(Working data begins)

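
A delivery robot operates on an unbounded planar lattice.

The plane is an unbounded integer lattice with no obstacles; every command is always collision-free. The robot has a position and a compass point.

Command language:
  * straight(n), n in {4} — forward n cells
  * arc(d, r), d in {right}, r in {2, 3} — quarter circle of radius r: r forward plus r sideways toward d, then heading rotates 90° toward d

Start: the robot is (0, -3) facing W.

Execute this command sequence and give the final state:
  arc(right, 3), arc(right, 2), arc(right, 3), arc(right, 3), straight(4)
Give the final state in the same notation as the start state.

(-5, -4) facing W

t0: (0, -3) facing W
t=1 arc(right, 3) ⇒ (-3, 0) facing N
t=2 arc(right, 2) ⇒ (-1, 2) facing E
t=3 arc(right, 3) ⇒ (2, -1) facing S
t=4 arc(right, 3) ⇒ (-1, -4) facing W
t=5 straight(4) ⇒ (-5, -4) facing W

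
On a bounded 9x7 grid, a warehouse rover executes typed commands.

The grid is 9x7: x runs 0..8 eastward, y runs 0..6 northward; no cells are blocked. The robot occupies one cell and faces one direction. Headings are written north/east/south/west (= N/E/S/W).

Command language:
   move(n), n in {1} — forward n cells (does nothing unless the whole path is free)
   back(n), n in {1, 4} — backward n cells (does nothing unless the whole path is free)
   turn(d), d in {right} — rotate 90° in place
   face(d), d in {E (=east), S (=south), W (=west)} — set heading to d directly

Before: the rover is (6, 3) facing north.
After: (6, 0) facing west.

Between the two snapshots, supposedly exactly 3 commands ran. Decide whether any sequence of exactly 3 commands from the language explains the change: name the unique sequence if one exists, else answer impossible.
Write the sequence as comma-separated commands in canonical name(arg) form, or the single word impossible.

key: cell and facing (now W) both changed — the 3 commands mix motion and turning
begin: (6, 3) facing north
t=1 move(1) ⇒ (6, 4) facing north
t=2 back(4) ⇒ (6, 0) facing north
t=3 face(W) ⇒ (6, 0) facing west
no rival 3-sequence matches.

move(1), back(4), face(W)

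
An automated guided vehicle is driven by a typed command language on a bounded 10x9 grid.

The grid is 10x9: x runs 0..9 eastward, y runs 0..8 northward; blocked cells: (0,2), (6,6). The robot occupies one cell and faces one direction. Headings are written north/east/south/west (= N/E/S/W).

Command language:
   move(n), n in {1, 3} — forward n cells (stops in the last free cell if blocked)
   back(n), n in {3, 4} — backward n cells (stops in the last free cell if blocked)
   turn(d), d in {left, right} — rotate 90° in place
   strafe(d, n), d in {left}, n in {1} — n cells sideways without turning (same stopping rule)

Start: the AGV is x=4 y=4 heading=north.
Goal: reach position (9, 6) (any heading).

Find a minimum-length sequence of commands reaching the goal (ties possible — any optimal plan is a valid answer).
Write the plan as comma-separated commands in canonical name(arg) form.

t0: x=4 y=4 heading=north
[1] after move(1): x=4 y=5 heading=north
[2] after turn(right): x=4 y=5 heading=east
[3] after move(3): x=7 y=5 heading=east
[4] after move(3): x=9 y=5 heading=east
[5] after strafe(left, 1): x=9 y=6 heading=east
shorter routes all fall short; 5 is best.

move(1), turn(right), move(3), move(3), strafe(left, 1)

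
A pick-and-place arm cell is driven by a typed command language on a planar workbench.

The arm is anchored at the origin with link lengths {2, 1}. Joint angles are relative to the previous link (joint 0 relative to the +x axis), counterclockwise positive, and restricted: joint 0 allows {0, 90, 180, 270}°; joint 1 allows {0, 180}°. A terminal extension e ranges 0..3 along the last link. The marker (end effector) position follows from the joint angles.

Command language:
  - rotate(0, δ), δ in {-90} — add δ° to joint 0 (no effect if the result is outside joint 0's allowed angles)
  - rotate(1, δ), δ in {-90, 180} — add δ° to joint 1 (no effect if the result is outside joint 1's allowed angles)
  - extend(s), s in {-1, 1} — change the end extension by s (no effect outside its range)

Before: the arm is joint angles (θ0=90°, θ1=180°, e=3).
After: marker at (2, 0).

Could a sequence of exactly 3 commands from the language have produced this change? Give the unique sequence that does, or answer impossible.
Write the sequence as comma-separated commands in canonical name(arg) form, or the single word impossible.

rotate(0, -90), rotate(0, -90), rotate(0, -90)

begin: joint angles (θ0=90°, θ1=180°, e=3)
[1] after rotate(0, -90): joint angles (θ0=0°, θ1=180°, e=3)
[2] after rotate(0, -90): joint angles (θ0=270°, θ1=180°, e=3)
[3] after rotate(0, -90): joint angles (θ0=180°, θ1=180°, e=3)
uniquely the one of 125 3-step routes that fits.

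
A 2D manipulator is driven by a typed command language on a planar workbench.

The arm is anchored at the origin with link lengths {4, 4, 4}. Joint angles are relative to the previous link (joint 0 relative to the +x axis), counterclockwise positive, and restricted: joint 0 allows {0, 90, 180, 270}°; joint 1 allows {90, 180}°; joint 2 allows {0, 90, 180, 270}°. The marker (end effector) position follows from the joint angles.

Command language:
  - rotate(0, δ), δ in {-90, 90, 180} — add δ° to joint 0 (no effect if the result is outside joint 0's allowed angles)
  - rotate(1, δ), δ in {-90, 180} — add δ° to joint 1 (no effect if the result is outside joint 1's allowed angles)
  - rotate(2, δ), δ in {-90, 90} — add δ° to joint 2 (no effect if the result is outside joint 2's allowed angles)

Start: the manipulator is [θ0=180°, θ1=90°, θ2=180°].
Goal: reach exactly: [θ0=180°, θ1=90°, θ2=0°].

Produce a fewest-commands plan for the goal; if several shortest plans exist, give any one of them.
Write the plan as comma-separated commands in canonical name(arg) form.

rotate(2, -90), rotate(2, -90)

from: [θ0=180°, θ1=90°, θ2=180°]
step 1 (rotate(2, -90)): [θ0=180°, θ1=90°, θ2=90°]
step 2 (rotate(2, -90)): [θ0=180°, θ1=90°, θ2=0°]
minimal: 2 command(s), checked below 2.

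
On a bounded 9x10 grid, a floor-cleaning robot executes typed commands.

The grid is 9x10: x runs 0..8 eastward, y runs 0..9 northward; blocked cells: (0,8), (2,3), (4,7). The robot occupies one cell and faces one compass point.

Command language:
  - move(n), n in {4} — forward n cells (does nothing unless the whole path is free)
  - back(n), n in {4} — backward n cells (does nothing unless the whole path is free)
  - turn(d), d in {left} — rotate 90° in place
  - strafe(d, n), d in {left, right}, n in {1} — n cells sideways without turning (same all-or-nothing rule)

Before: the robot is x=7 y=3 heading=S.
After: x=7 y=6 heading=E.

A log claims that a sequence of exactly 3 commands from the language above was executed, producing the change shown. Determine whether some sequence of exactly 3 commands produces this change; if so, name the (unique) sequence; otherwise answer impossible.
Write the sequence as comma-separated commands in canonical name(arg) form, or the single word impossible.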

(Working data ends)

Task to carry out: From the first line of the data above to the line holding "Between the two", reproduce each line exactly; emit no other lines.

Solution below:
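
A delivery robot operates on an unbounded planar lattice.

The plane is an unbounded integer lattice with no obstacles; every command is always collision-free. The robot has a position and a compass point.

Command language:
  * straight(n), n in {4} — forward n cells
  * arc(d, r), d in {right}, r in {2, 3} — quarter circle of radius r: r forward plus r sideways toward d, then heading rotates 90° toward d

Start: the robot is (0, -3) facing W.

Execute this command sequence and give the final state:
  arc(right, 3), arc(right, 2), arc(right, 3), arc(right, 3), straight(4)
Give the final state in the same notation as the start state.

(-5, -4) facing W

t0: (0, -3) facing W
t=1 arc(right, 3) ⇒ (-3, 0) facing N
t=2 arc(right, 2) ⇒ (-1, 2) facing E
t=3 arc(right, 3) ⇒ (2, -1) facing S
t=4 arc(right, 3) ⇒ (-1, -4) facing W
t=5 straight(4) ⇒ (-5, -4) facing W

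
On a bounded 9x7 grid, a warehouse rover executes typed commands.

The grid is 9x7: x runs 0..8 eastward, y runs 0..6 northward; no cells are blocked. The robot occupies one cell and faces one direction. Headings are written north/east/south/west (= N/E/S/W).

Command language:
   move(n), n in {1} — forward n cells (does nothing unless the whole path is free)
   back(n), n in {1, 4} — backward n cells (does nothing unless the whole path is free)
   turn(d), d in {right} — rotate 90° in place
   face(d), d in {E (=east), S (=south), W (=west)} — set heading to d directly

Before: the rover is (6, 3) facing north.
After: (6, 0) facing west.

Between the two snapshots, supposedly exactly 3 commands ran. Decide whether any sequence of exactly 3 commands from the language explains the change: name the unique sequence if one exists, else answer impossible.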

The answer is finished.